*To do:* Within the entries below, find each line containing the word "proved" and copy it.

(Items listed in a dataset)
[Start of Attachment]
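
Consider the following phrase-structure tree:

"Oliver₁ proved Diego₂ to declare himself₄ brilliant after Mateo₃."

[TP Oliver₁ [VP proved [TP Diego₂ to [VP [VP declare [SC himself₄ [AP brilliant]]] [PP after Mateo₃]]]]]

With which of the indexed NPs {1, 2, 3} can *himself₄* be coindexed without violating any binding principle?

{2}

*himself* is an anaphor, so Principle A applies: it must be bound in its binding domain.
Binding domain of *himself₄*: the embedded TP, whose subject is Diego₂.
*Oliver₁* c-commands the anaphor but is outside its binding domain → cannot satisfy Principle A.
*Diego₂* c-commands the anaphor within its binding domain → licit binder.
*Mateo₃* does not c-command the anaphor → cannot bind it.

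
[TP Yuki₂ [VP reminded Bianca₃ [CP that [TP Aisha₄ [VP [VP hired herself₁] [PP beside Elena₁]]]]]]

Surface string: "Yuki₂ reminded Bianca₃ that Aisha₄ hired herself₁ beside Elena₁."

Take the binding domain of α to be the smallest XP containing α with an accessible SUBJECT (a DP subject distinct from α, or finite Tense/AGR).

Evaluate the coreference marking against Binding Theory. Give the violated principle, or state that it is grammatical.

The two coindexed NPs are *Elena₁* and *herself₁*.
*herself₁* is an anaphor. Principle A requires it to be bound within its binding domain — the embedded TP, whose subject is Aisha₄.
Within that domain it is c-commanded by *Aisha₄*, which does not share its index.
*Elena₁* does not c-command the anaphor at all.
The anaphor is unbound in its domain → Principle A violation.

Principle A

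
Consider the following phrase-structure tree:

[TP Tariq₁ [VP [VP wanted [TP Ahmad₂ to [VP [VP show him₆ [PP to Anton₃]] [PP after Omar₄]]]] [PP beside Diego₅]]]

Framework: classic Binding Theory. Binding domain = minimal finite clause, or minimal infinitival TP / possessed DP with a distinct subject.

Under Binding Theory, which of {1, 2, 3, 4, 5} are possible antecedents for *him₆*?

{1, 4, 5}

*him* is a pronoun, so Principle B applies: it must be free in its binding domain.
Binding domain of *him₆*: the embedded TP, whose subject is Ahmad₂.
*Tariq₁* c-commands the pronoun but from outside its binding domain, and is not c-commanded by it → coindexation permitted.
*Ahmad₂* c-commands the pronoun within its binding domain → coindexation would violate Principle B.
*Anton₃*: the pronoun c-commands this R-expression → coindexation would violate Principle C on *Anton₃*.
*Omar₄* and the pronoun do not c-command one another → neither Principle B nor Principle C is at stake; coindexation permitted.
*Diego₅* and the pronoun do not c-command one another → neither Principle B nor Principle C is at stake; coindexation permitted.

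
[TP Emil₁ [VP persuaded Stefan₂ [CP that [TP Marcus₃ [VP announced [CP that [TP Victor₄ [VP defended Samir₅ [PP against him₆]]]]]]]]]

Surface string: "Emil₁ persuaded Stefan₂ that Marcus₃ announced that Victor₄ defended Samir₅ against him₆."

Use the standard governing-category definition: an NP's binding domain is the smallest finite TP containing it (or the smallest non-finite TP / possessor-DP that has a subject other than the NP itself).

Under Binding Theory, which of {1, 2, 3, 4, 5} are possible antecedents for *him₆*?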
[End of Attachment]
*Task response:*
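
"Oliver₁ proved Diego₂ to declare himself₄ brilliant after Mateo₃."
[TP Oliver₁ [VP proved [TP Diego₂ to [VP [VP declare [SC himself₄ [AP brilliant]]] [PP after Mateo₃]]]]]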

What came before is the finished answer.